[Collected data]
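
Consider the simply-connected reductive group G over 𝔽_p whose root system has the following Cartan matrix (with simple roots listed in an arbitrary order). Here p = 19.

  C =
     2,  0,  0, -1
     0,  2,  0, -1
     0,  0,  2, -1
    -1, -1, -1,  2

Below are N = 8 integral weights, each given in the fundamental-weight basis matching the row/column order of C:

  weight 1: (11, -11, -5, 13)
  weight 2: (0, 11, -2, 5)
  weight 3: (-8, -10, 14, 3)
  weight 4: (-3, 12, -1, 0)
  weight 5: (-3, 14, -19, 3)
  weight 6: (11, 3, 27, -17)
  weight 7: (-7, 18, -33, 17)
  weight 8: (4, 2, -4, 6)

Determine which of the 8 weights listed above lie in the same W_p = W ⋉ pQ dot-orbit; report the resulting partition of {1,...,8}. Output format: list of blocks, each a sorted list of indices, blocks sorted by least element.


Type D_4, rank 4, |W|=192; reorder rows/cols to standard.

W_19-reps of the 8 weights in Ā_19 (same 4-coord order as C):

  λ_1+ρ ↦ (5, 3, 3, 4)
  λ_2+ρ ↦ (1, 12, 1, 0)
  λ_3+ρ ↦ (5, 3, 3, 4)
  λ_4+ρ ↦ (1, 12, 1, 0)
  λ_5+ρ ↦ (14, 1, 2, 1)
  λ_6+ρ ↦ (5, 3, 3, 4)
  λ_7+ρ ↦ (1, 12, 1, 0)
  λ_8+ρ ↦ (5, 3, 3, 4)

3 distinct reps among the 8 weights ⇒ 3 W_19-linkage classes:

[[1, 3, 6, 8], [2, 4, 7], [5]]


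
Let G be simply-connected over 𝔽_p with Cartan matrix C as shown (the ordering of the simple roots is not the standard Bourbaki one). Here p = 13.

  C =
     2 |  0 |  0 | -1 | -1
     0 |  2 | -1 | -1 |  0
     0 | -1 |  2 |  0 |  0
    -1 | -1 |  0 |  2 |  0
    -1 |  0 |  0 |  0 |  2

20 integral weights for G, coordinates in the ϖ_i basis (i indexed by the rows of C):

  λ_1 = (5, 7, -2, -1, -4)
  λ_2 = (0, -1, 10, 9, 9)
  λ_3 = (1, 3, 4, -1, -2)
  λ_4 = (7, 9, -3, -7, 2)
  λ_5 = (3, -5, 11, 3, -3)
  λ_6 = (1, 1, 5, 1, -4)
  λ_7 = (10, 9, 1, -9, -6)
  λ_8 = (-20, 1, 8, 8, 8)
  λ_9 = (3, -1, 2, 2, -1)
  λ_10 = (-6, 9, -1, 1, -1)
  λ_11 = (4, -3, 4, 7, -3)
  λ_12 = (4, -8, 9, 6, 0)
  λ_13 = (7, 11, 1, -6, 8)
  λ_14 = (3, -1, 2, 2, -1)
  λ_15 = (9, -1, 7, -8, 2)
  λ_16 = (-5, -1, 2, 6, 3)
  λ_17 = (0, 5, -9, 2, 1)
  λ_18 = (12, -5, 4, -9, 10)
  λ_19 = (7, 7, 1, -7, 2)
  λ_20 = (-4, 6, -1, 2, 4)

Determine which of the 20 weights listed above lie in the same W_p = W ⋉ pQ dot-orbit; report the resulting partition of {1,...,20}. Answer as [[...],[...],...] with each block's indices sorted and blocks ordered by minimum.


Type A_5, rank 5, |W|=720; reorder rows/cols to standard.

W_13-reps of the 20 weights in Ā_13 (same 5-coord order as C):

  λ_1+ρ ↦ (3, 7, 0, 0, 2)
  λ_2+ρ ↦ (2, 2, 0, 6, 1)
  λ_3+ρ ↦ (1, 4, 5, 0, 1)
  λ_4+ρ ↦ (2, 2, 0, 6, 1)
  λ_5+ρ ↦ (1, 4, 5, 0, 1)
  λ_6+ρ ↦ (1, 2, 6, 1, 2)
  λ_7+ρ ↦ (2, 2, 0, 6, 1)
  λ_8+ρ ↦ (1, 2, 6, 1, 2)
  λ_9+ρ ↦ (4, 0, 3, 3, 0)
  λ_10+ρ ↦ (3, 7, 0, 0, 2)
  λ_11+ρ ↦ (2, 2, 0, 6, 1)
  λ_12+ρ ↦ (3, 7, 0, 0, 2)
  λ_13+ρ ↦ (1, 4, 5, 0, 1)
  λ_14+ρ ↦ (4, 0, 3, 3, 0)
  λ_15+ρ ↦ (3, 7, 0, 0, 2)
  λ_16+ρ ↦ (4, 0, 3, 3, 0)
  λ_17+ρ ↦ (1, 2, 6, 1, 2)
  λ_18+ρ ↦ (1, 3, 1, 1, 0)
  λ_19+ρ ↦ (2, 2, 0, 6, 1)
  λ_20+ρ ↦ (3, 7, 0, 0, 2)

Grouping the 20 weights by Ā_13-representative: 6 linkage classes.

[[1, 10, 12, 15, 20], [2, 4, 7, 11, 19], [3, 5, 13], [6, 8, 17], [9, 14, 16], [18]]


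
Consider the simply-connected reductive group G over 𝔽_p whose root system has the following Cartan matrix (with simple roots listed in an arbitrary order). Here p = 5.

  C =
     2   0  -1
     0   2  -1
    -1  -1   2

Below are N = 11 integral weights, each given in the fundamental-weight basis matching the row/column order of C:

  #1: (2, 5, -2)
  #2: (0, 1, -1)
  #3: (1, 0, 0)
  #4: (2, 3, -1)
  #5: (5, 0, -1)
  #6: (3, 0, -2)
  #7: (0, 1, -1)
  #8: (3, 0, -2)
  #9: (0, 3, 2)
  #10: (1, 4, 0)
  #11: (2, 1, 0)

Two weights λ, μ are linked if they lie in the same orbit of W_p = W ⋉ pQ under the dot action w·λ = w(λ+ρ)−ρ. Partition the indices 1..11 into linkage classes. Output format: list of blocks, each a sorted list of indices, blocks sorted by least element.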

...

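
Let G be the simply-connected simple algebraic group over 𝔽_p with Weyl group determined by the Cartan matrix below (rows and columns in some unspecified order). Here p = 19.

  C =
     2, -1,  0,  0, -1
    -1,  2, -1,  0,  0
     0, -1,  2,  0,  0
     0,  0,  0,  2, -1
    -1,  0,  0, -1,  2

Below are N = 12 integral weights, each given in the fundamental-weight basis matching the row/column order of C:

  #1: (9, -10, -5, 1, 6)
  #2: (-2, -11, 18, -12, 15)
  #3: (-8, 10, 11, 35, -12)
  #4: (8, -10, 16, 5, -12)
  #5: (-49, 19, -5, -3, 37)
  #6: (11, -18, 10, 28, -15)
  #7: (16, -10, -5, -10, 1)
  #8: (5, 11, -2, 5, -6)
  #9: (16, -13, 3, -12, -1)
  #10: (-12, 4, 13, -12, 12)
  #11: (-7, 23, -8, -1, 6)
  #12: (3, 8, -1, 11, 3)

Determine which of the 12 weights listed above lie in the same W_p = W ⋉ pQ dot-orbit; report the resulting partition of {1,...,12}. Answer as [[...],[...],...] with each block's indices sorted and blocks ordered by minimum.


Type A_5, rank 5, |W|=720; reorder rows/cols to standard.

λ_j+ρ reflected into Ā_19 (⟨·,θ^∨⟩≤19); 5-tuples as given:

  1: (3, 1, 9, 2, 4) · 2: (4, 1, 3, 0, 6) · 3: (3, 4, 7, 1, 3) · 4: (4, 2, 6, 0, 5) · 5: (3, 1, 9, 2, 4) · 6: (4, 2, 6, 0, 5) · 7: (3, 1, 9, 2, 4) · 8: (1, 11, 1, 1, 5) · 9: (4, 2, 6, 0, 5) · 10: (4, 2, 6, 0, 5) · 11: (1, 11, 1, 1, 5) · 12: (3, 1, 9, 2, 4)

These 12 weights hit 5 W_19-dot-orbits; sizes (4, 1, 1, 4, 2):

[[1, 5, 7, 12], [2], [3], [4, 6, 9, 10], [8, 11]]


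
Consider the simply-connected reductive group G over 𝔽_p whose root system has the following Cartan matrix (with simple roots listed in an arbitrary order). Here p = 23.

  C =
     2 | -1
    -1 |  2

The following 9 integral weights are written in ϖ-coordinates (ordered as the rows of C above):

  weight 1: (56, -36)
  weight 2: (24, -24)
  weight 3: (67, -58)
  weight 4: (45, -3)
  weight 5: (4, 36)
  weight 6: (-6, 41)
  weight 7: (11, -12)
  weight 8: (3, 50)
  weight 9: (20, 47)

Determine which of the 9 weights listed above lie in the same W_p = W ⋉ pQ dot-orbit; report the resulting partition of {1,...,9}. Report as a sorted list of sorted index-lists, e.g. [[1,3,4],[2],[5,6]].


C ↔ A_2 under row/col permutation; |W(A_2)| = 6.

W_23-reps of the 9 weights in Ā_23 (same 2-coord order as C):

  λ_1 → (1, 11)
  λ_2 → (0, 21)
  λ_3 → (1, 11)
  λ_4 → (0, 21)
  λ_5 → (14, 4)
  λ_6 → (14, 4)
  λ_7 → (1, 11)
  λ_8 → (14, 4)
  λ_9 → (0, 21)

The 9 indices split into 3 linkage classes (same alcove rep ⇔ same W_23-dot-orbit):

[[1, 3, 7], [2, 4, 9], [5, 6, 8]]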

> [Task item] Taking the entries above, restate exactly those lines that fall between the line with "arbitrary order). Here p = 19." and the line with "weight 7: (-7, 18, -33, 17)", keeping both of those lines too.

> [Result for this exercise]
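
Consider the simply-connected reductive group G over 𝔽_p whose root system has the following Cartan matrix (with simple roots listed in an arbitrary order). Here p = 19.

  C =
     2,  0,  0, -1
     0,  2,  0, -1
     0,  0,  2, -1
    -1, -1, -1,  2

Below are N = 8 integral weights, each given in the fundamental-weight basis matching the row/column order of C:

  weight 1: (11, -11, -5, 13)
  weight 2: (0, 11, -2, 5)
  weight 3: (-8, -10, 14, 3)
  weight 4: (-3, 12, -1, 0)
  weight 5: (-3, 14, -19, 3)
  weight 6: (11, 3, 27, -17)
  weight 7: (-7, 18, -33, 17)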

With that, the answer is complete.